### PROBLEM REQUIREMENTS
Copy out the data below verbatim.

### SUPPLIED MATERIAL
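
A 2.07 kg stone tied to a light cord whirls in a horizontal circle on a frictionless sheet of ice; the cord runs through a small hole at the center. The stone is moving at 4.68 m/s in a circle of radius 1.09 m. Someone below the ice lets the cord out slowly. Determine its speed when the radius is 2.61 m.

The only horizontal force on the mass is along the cord (radial), so it exerts no torque about the hole and angular momentum m v r is conserved.
v₂ = v₁ r₁ / r₂ = (4.68)(1.09) / (2.61) = 1.954 m/s.

v₂ ≈ 1.95 m/s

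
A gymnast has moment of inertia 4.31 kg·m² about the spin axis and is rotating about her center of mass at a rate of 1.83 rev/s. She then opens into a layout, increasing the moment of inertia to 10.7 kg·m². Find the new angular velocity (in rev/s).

Angular momentum about the spin axis is conserved since the torque about it is zero.
ω₂ = I₁ω₁ / I₂ = (4.310)(1.83 rev/s) / (10.70) = 0.7371 rev/s.

ω₂ ≈ 0.737 rev/s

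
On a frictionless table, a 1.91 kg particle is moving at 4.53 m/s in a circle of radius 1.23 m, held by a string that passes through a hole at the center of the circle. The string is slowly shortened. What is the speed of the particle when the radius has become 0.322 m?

The only horizontal force on the mass is along the cord (radial), so it exerts no torque about the hole and angular momentum m v r is conserved.
v₂ = v₁ r₁ / r₂ = (4.53)(1.23) / (0.322) = 17.30 m/s.

v₂ ≈ 17.3 m/s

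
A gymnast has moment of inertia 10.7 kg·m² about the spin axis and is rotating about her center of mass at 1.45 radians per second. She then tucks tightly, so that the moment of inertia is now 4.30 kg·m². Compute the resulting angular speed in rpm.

No external torque acts about the spin axis, so angular momentum is conserved.
ω₂ = I₁ω₁ / I₂ = (10.70)(1.45 rad/s) / (4.300) = 3.608 rad/s = 34.46 rpm.

ω₂ ≈ 34.5 rpm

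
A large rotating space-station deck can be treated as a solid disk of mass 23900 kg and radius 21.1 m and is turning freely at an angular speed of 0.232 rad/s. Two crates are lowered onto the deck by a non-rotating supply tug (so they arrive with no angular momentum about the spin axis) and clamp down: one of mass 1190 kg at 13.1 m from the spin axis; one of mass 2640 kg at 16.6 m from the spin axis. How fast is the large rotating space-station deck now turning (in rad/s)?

The added mass arrives with no angular momentum about the spin axis, and any external torque about the spin axis is negligible, so the system's angular momentum is conserved.
I_p = ½(23900)(21.1)² = 5.320e+06 kg·m².
Added inertia Σmr² = (1190)(13.1)² + (2640)(16.6)² = 9.317e+05 kg·m²; I_f = 5.320e+06 + 9.317e+05 = 6.252e+06 kg·m².
ω_f = I_p ω_i / I_f = (5.320e+06)(0.232) / 6.252e+06 = 0.1974 rad/s.

ω_f ≈ 0.197 rad/s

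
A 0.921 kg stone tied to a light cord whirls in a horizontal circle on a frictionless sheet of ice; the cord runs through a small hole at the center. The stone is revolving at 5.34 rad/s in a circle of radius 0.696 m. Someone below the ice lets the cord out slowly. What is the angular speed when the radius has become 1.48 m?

The constraining force is radial, so m r² ω about the center is conserved.
ω₂ = ω₁ (r₁/r₂)² = (5.34)(0.696/1.48)² = 1.181 rad/s.

ω₂ ≈ 1.18 rad/s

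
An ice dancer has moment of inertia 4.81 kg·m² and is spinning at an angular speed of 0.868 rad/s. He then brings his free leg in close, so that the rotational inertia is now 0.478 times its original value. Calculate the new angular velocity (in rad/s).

With no external torque about the axis, L is conserved: I₁ω₁ = I₂ω₂.
I₂ = 0.478 × 4.81 = 2.299 kg·m².
ω₂ = I₁ω₁ / I₂ = (4.810)(0.868 rad/s) / (2.299) = 1.816 rad/s.

ω₂ ≈ 1.82 rad/s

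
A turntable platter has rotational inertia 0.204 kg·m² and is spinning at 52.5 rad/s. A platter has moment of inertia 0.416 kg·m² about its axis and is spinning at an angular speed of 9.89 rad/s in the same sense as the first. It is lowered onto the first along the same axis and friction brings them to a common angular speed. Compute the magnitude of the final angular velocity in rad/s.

The coupling torques are internal; angular momentum about the shared axis is conserved.
Taking A's sense as positive: L = (0.2040)(52.5) + (0.4160)(9.89) = 14.82 kg·m²·rad/s.
Combined I = 0.2040 + 0.4160 = 0.6200 kg·m².
ω_f = L / I = 14.82 / 0.6200 = 23.91 rad/s.

|ω_f| ≈ 23.9 rad/s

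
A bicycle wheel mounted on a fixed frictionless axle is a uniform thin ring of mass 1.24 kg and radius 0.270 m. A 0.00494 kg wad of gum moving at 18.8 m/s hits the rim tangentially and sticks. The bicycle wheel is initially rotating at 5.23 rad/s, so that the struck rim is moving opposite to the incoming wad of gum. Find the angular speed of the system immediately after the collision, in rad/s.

The axle reaction passes through the axle and exerts no torque about it; angular momentum about the axle is conserved through the impact.
I_p = (1.24)(0.270)² = 0.09040 kg·m². Taking the sense of the wad of gum's angular momentum as positive, L_{wad} = m v R = (0.00494)(18.8)(0.270) = 0.02508 kg·m²/s.
L_i = −I_p ω_p + m v R = −(0.09040)(5.23) + 0.02508 = -0.4477 kg·m²/s.
After sticking, I_f = I_p + m R² = 0.09040 + (0.00494)(0.270)² = 0.09076 kg·m².
ω_f = L_i / I_f = -0.4477 / 0.09076 = -4.933 rad/s.

|ω_f| ≈ 4.93 rad/s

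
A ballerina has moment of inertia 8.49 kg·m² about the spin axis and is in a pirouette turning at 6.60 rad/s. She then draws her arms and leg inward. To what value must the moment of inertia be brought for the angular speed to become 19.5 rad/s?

I₂ ≈ 2.87 kg·m²

With no external torque about the axis, L is conserved: I₁ω₁ = I₂ω₂.
I₂ = I₁ω₁ / ω₂ = (8.49)(6.60) / (19.5) = 2.874 kg·m².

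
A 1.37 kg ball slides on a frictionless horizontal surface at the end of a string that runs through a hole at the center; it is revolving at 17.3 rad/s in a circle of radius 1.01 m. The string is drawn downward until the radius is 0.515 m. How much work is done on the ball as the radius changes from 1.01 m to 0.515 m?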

### SOLUTION TO THIS PROBLEM
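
A 2.07 kg stone tied to a light cord whirls in a horizontal circle on a frictionless sheet of ice; the cord runs through a small hole at the center. The stone is moving at 4.68 m/s in a circle of radius 1.09 m. Someone below the ice lets the cord out slowly. Determine its speed when the radius is 2.61 m.

The only horizontal force on the mass is along the cord (radial), so it exerts no torque about the hole and angular momentum m v r is conserved.
v₂ = v₁ r₁ / r₂ = (4.68)(1.09) / (2.61) = 1.954 m/s.

v₂ ≈ 1.95 m/s

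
A gymnast has moment of inertia 4.31 kg·m² about the spin axis and is rotating about her center of mass at a rate of 1.83 rev/s. She then opens into a layout, increasing the moment of inertia to 10.7 kg·m². Find the new angular velocity (in rev/s).

Angular momentum about the spin axis is conserved since the torque about it is zero.
ω₂ = I₁ω₁ / I₂ = (4.310)(1.83 rev/s) / (10.70) = 0.7371 rev/s.

ω₂ ≈ 0.737 rev/s

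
On a frictionless table, a 1.91 kg particle is moving at 4.53 m/s in a circle of radius 1.23 m, held by a string that passes through a hole at the center of the circle. The string is slowly shortened. What is the speed of the particle when the radius has become 0.322 m?

The only horizontal force on the mass is along the cord (radial), so it exerts no torque about the hole and angular momentum m v r is conserved.
v₂ = v₁ r₁ / r₂ = (4.53)(1.23) / (0.322) = 17.30 m/s.

v₂ ≈ 17.3 m/s

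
A gymnast has moment of inertia 10.7 kg·m² about the spin axis and is rotating about her center of mass at 1.45 radians per second. She then tucks tightly, so that the moment of inertia is now 4.30 kg·m². Compute the resulting angular speed in rpm.

No external torque acts about the spin axis, so angular momentum is conserved.
ω₂ = I₁ω₁ / I₂ = (10.70)(1.45 rad/s) / (4.300) = 3.608 rad/s = 34.46 rpm.

ω₂ ≈ 34.5 rpm

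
A large rotating space-station deck can be treated as a solid disk of mass 23900 kg and radius 21.1 m and is turning freely at an angular speed of 0.232 rad/s. Two crates are lowered onto the deck by a non-rotating supply tug (so they arrive with no angular momentum about the spin axis) and clamp down: one of mass 1190 kg at 13.1 m from the spin axis; one of mass 2640 kg at 16.6 m from the spin axis. How fast is the large rotating space-station deck now turning (in rad/s)?

The added mass arrives with no angular momentum about the spin axis, and any external torque about the spin axis is negligible, so the system's angular momentum is conserved.
I_p = ½(23900)(21.1)² = 5.320e+06 kg·m².
Added inertia Σmr² = (1190)(13.1)² + (2640)(16.6)² = 9.317e+05 kg·m²; I_f = 5.320e+06 + 9.317e+05 = 6.252e+06 kg·m².
ω_f = I_p ω_i / I_f = (5.320e+06)(0.232) / 6.252e+06 = 0.1974 rad/s.

ω_f ≈ 0.197 rad/s

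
A 0.921 kg stone tied to a light cord whirls in a horizontal circle on a frictionless sheet of ice; the cord runs through a small hole at the center. The stone is revolving at 5.34 rad/s in a circle of radius 0.696 m. Someone below the ice lets the cord out slowly. What is the angular speed when the radius has become 1.48 m?

The constraining force is radial, so m r² ω about the center is conserved.
ω₂ = ω₁ (r₁/r₂)² = (5.34)(0.696/1.48)² = 1.181 rad/s.

ω₂ ≈ 1.18 rad/s

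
An ice dancer has moment of inertia 4.81 kg·m² and is spinning at an angular speed of 0.868 rad/s. He then brings his free leg in close, so that the rotational inertia is now 0.478 times its original value. Calculate the new angular velocity (in rad/s).

With no external torque about the axis, L is conserved: I₁ω₁ = I₂ω₂.
I₂ = 0.478 × 4.81 = 2.299 kg·m².
ω₂ = I₁ω₁ / I₂ = (4.810)(0.868 rad/s) / (2.299) = 1.816 rad/s.

ω₂ ≈ 1.82 rad/s

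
A turntable platter has rotational inertia 0.204 kg·m² and is spinning at 52.5 rad/s. A platter has moment of inertia 0.416 kg·m² about its axis and is spinning at an angular speed of 9.89 rad/s in the same sense as the first. It is lowered onto the first along the same axis and friction brings them to a common angular speed. Compute the magnitude of the final angular velocity in rad/s.

The coupling torques are internal; angular momentum about the shared axis is conserved.
Taking A's sense as positive: L = (0.2040)(52.5) + (0.4160)(9.89) = 14.82 kg·m²·rad/s.
Combined I = 0.2040 + 0.4160 = 0.6200 kg·m².
ω_f = L / I = 14.82 / 0.6200 = 23.91 rad/s.

|ω_f| ≈ 23.9 rad/s

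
A bicycle wheel mounted on a fixed frictionless axle is a uniform thin ring of mass 1.24 kg and radius 0.270 m. A 0.00494 kg wad of gum moving at 18.8 m/s hits the rim tangentially and sticks. The bicycle wheel is initially rotating at 5.23 rad/s, so that the struck rim is moving opposite to the incoming wad of gum. Find the angular speed of the system immediately after the collision, in rad/s.

The axle reaction passes through the axle and exerts no torque about it; angular momentum about the axle is conserved through the impact.
I_p = (1.24)(0.270)² = 0.09040 kg·m². Taking the sense of the wad of gum's angular momentum as positive, L_{wad} = m v R = (0.00494)(18.8)(0.270) = 0.02508 kg·m²/s.
L_i = −I_p ω_p + m v R = −(0.09040)(5.23) + 0.02508 = -0.4477 kg·m²/s.
After sticking, I_f = I_p + m R² = 0.09040 + (0.00494)(0.270)² = 0.09076 kg·m².
ω_f = L_i / I_f = -0.4477 / 0.09076 = -4.933 rad/s.

|ω_f| ≈ 4.93 rad/s

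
A ballerina has moment of inertia 8.49 kg·m² about the spin axis and is in a pirouette turning at 6.60 rad/s. She then draws her arms and leg inward. To what value must the moment of inertia be brought for the angular speed to become 19.5 rad/s?

I₂ ≈ 2.87 kg·m²

With no external torque about the axis, L is conserved: I₁ω₁ = I₂ω₂.
I₂ = I₁ω₁ / ω₂ = (8.49)(6.60) / (19.5) = 2.874 kg·m².

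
A 1.37 kg ball slides on a frictionless horizontal surface at the end of a string that runs through a hole at the center; it is revolving at 17.3 rad/s in a circle of radius 1.01 m. The string is drawn downward until the radius is 0.515 m. How much work is done on the ball as the radius changes from 1.01 m to 0.515 m?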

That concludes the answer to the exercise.